Work required: Copy out each line featuring the string "equations" from the entries beneath.

Saved entries:
^^^^^^^^

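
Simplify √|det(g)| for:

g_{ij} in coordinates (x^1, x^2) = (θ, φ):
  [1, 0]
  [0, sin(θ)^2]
det(g) = sin(θ)^2
√|det(g)| = sin(θ) (taking 0 < θ < π so that |sin(θ)| = sin(θ))
Volume element: dV = sin(θ) dθ dφ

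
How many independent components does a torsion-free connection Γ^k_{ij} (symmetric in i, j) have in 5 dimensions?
Γ^k_{ij} has n choices for the upper index and n(n+1)/2 independent symmetric lower index pairs.
Total = 5 × 5×6/2 = 5 × 15 = 75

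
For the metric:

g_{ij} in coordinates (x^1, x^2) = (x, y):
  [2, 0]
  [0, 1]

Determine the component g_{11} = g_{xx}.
With x^1 = x, x^2 = y, g_{11} = g_{xx} is the row-1, column-1 entry of the matrix.
g_{11} = 2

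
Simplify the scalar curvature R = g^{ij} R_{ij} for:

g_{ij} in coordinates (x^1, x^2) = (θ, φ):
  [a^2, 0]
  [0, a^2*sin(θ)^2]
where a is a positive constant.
Non-zero Christoffel symbols (Γ^k_{ij} = Γ^k_{ji}):
Γ^θ_{φ φ} = -sin(2*θ)/2
Γ^φ_{θ φ} = 1/tan(θ)
Ricci tensor (R_{ij} = R^k_{ikj}): R_{θθ} = 1, R_{θφ} = 0, R_{φφ} = sin(θ)^2
Inverse metric: g^{θθ} = 1/a^2, g^{φφ} = 1/(a^2*sin(θ)^2)
R = g^{ij} R_{ij} = (1/a^2)(1) + (1/(a^2*sin(θ)^2))(sin(θ)^2) = 2/a^2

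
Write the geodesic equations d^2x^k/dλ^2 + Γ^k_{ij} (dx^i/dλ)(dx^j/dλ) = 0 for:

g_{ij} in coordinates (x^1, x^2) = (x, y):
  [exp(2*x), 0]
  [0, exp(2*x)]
Geodesic equation: d^2x^k/dλ^2 + Γ^k_{ij} (dx^i/dλ)(dx^j/dλ) = 0.
Non-zero Christoffel symbols:
Γ^x_{x x} = 1
Γ^x_{y y} = -1
Γ^y_{x y} = 1
Substituting (the symmetric pair Γ^k_{ij}, Γ^k_{ji} combines into a factor 2):
d^2x/dλ^2 + (dx/dλ)^2 - (dy/dλ)^2 = 0
d^2y/dλ^2 + 2 (dx/dλ)(dy/dλ) = 0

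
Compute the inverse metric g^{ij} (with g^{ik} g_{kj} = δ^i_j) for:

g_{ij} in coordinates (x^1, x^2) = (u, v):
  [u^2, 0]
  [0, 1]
The metric is diagonal, so g^{ij} is diagonal with entries 1/g_{ii}: diag(1/(u^2), 1).
g^{ij}:
  [1/u^2, 0]
  [0, 1]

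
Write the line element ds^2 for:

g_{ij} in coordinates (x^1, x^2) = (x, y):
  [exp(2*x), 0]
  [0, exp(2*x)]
ds^2 = g_{ij} dx^i dx^j; only the non-zero components contribute.
ds^2 = exp(2*x) dx^2 + exp(2*x) dy^2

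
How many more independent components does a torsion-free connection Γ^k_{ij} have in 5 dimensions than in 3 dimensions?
Independent components in n dimensions: n × n(n+1)/2 = n^2(n+1)/2.
5D: 5 × 15 = 75
3D: 3 × 6 = 18
Difference = 75 - 18 = 57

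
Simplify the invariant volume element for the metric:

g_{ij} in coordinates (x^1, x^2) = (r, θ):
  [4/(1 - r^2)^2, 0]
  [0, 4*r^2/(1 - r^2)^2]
det(g) = 16*r^2/(1 - r^2)^4
√|det(g)| = 4*r/(r^2 - 1)^2
Volume element: dV = 4*r/(r^2 - 1)^2 dr dθ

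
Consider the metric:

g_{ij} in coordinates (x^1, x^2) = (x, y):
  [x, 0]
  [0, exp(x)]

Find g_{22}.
With x^1 = x, x^2 = y, g_{22} = g_{yy} is the row-2, column-2 entry of the matrix.
g_{22} = exp(x)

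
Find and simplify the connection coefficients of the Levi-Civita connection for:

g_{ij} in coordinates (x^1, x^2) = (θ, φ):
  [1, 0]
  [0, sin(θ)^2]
Using Γ^k_{ij} = (1/2) g^{km} (∂_i g_{mj} + ∂_j g_{mi} - ∂_m g_{ij}); the metric is diagonal, so only the m = k term contributes.
Non-zero symbols (using the symmetry Γ^k_{ij} = Γ^k_{ji}):
Γ^θ_{φ φ} = (1/2) g^{θθ} (∂_φ g_{θφ} + ∂_φ g_{θφ} - ∂_θ g_{φφ}) = (1/2)(1)((0) + (0) - (sin(2*θ))) = -sin(2*θ)/2
Γ^φ_{θ φ} = (1/2) g^{φφ} (∂_θ g_{φφ} + ∂_φ g_{φθ} - ∂_φ g_{θφ}) = (1/2)(1/sin(θ)^2)((sin(2*θ)) + (0) - (0)) = 1/tan(θ)
All other Christoffel symbols are zero.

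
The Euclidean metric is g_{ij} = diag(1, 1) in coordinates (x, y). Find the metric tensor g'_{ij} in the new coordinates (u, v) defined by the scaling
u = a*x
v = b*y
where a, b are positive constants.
Invert the transformation: x = u/a, y = v/b
g'_{ij} = (∂x^k/∂x'^i)(∂x^l/∂x'^j) g_{kl}; with g_{kl} = δ_{kl} this is Σ_k (∂x^k/∂x'^i)(∂x^k/∂x'^j).
Jacobian: ∂x/∂u = 1/a, ∂x/∂v = 0, ∂y/∂u = 0, ∂y/∂v = 1/b
g'_{uu} = (1/a)(1/a) + (0)(0) = 1/a^2
g'_{uv} = (1/a)(0) + (0)(1/b) = 0
g'_{vv} = (0)(0) + (1/b)(1/b) = 1/b^2
g'_{ij} = diag(1/a^2, 1/b^2)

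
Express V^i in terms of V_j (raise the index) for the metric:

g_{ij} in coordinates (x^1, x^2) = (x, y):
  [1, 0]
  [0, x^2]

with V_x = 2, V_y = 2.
Inverse metric (diagonal): g^{xx} = 1, g^{yy} = 1/x^2
V^i = g^{ij} V_j:
V^x = (1)(2) + (0)(2) = 2
V^y = (0)(2) + (1/x^2)(2) = 2/x^2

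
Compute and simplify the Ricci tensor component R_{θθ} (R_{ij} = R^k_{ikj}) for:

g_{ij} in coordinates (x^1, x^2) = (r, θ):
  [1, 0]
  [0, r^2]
Non-zero Christoffel symbols (Γ^k_{ij} = Γ^k_{ji}):
Γ^r_{θ θ} = -r
Γ^θ_{r θ} = 1/r
R^r_{θ r θ} = ∂_r Γ^r_{θ θ} - ∂_θ Γ^r_{θ r} + Γ^r_{r m} Γ^m_{θ θ} - Γ^r_{θ m} Γ^m_{θ r}
  = (-1) - (0) + (0) - (-1) = 0
R^θ_{θ θ θ} = 0 (a repeated index in an antisymmetric pair)
R_{θθ} = R^r_{θ r θ} + R^θ_{θ θ θ} = (0) + (0) = 0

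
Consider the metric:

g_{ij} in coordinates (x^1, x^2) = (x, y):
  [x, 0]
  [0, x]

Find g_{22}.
With x^1 = x, x^2 = y, g_{22} = g_{yy} is the row-2, column-2 entry of the matrix.
g_{22} = x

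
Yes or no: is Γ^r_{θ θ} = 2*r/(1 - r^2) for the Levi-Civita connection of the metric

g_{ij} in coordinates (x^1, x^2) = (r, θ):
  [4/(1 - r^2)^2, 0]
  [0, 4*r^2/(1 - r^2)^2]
Γ^r_{θ θ} = (1/2) g^{rr} (∂_θ g_{rθ} + ∂_θ g_{rθ} - ∂_r g_{θθ}) = (1/2)((1 - r^2)^2/4)((0) + (0) - (-8*(r^3 + r)/(r^2 - 1)^3)) = (r^3 + r)/(r^2 - 1)
This differs from the proposed value 2*r/(1 - r^2).
No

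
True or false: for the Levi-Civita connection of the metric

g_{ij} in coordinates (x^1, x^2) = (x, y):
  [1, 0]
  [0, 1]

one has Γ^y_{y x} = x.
Γ^y_{y x} = (1/2) g^{yy} (∂_y g_{yx} + ∂_x g_{yy} - ∂_y g_{yx}) = (1/2)(1)((0) + (0) - (0)) = 0
This differs from the proposed value x.
False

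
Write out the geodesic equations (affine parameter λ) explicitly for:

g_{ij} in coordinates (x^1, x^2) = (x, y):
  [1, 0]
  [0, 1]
Geodesic equation: d^2x^k/dλ^2 + Γ^k_{ij} (dx^i/dλ)(dx^j/dλ) = 0.
All Christoffel symbols vanish, so the geodesics are straight lines:
d^2x/dλ^2 = 0
d^2y/dλ^2 = 0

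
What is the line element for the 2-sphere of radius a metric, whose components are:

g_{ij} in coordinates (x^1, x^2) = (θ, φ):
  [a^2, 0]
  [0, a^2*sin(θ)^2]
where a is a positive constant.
ds^2 = g_{ij} dx^i dx^j; only the non-zero components contribute.
ds^2 = a^2 dθ^2 + a^2*sin(θ)^2 dφ^2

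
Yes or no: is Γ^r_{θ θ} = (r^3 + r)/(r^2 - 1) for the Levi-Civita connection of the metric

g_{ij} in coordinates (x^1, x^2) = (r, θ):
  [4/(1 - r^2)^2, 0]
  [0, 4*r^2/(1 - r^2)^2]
Γ^r_{θ θ} = (1/2) g^{rr} (∂_θ g_{rθ} + ∂_θ g_{rθ} - ∂_r g_{θθ}) = (1/2)((1 - r^2)^2/4)((0) + (0) - (-8*(r^3 + r)/(r^2 - 1)^3)) = (r^3 + r)/(r^2 - 1)
This equals the proposed value (r^3 + r)/(r^2 - 1).
Yes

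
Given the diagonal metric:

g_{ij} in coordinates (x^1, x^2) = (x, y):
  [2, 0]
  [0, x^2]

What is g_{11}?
With x^1 = x, x^2 = y, g_{11} = g_{xx} is the row-1, column-1 entry of the matrix.
g_{11} = 2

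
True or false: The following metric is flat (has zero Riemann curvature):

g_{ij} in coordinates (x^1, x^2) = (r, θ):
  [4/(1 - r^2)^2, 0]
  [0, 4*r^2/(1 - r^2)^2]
Non-zero Christoffel symbols:
Γ^r_{r r} = 2*r/(1 - r^2)
Γ^r_{θ θ} = (r^3 + r)/(r^2 - 1)
Γ^θ_{r θ} = (-r^2 - 1)/(r^3 - r)
Ricci tensor: R_{rr} = -4/(r^2 - 1)^2, R_{rθ} = 0, R_{θθ} = -4*r^2/(r^2 - 1)^2
The Ricci tensor is non-zero, so the Riemann tensor is non-zero: not flat.
False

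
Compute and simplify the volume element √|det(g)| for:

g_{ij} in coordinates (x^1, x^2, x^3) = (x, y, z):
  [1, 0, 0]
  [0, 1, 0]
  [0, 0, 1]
det(g) = 1
√|det(g)| = 1
Volume element: dV = 1 dx dy dz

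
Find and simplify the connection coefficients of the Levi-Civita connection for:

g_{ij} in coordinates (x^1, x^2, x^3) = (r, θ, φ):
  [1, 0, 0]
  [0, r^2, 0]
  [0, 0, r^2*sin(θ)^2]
Using Γ^k_{ij} = (1/2) g^{km} (∂_i g_{mj} + ∂_j g_{mi} - ∂_m g_{ij}); the metric is diagonal, so only the m = k term contributes.
Non-zero symbols (using the symmetry Γ^k_{ij} = Γ^k_{ji}):
Γ^r_{θ θ} = (1/2) g^{rr} (∂_θ g_{rθ} + ∂_θ g_{rθ} - ∂_r g_{θθ}) = (1/2)(1)((0) + (0) - (2*r)) = -r
Γ^r_{φ φ} = (1/2) g^{rr} (∂_φ g_{rφ} + ∂_φ g_{rφ} - ∂_r g_{φφ}) = (1/2)(1)((0) + (0) - (2*r*sin(θ)^2)) = -r*sin(θ)^2
Γ^θ_{r θ} = (1/2) g^{θθ} (∂_r g_{θθ} + ∂_θ g_{θr} - ∂_θ g_{rθ}) = (1/2)(1/r^2)((2*r) + (0) - (0)) = 1/r
Γ^θ_{φ φ} = (1/2) g^{θθ} (∂_φ g_{θφ} + ∂_φ g_{θφ} - ∂_θ g_{φφ}) = (1/2)(1/r^2)((0) + (0) - (r^2*sin(2*θ))) = -sin(2*θ)/2
Γ^φ_{r φ} = (1/2) g^{φφ} (∂_r g_{φφ} + ∂_φ g_{φr} - ∂_φ g_{rφ}) = (1/2)(1/(r^2*sin(θ)^2))((2*r*sin(θ)^2) + (0) - (0)) = 1/r
Γ^φ_{θ φ} = (1/2) g^{φφ} (∂_θ g_{φφ} + ∂_φ g_{φθ} - ∂_φ g_{θφ}) = (1/2)(1/(r^2*sin(θ)^2))((r^2*sin(2*θ)) + (0) - (0)) = 1/tan(θ)
All other Christoffel symbols are zero.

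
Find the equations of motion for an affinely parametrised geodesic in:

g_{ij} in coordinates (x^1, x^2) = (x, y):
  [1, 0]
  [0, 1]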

^^^^^^^^

Solution for this problem:
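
Write the geodesic equations d^2x^k/dλ^2 + Γ^k_{ij} (dx^i/dλ)(dx^j/dλ) = 0 for:
Write out the geodesic equations (affine parameter λ) explicitly for:
Find the equations of motion for an affinely parametrised geodesic in: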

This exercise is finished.